Exercise brief:
Your task is to transcribe, without alteration, the lines from the top of the material below through the line bearing "- realloc(p, n): if", inclusive.

The data Start Marker

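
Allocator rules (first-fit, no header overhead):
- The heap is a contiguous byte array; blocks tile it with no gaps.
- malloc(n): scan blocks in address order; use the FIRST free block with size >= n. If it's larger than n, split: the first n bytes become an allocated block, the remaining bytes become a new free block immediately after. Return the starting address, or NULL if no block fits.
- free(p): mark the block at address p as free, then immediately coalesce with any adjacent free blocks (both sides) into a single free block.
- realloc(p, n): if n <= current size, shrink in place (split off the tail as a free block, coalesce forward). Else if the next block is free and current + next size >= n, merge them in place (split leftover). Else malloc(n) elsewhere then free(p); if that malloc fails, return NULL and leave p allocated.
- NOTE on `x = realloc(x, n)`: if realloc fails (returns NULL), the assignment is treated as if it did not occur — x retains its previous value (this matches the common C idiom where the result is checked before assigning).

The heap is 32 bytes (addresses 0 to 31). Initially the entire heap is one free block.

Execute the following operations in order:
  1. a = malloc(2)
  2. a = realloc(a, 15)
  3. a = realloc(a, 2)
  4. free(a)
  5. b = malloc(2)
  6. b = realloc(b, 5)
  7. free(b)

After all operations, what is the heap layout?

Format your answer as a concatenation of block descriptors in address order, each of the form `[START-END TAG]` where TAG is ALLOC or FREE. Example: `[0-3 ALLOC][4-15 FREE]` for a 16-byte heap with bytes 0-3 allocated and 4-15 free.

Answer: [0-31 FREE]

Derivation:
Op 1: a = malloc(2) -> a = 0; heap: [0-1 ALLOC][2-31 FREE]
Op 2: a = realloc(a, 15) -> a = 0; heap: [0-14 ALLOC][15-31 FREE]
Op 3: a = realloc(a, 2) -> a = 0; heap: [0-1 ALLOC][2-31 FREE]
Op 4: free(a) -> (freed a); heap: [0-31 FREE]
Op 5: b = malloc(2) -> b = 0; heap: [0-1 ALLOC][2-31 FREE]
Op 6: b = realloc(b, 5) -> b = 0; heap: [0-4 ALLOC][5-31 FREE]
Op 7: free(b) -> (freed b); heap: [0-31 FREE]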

The data End Marker

Answer to the problem:
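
Allocator rules (first-fit, no header overhead):
- The heap is a contiguous byte array; blocks tile it with no gaps.
- malloc(n): scan blocks in address order; use the FIRST free block with size >= n. If it's larger than n, split: the first n bytes become an allocated block, the remaining bytes become a new free block immediately after. Return the starting address, or NULL if no block fits.
- free(p): mark the block at address p as free, then immediately coalesce with any adjacent free blocks (both sides) into a single free block.
- realloc(p, n): if n <= current size, shrink in place (split off the tail as a free block, coalesce forward). Else if the next block is free and current + next size >= n, merge them in place (split leftover). Else malloc(n) elsewhere then free(p); if that malloc fails, return NULL and leave p allocated.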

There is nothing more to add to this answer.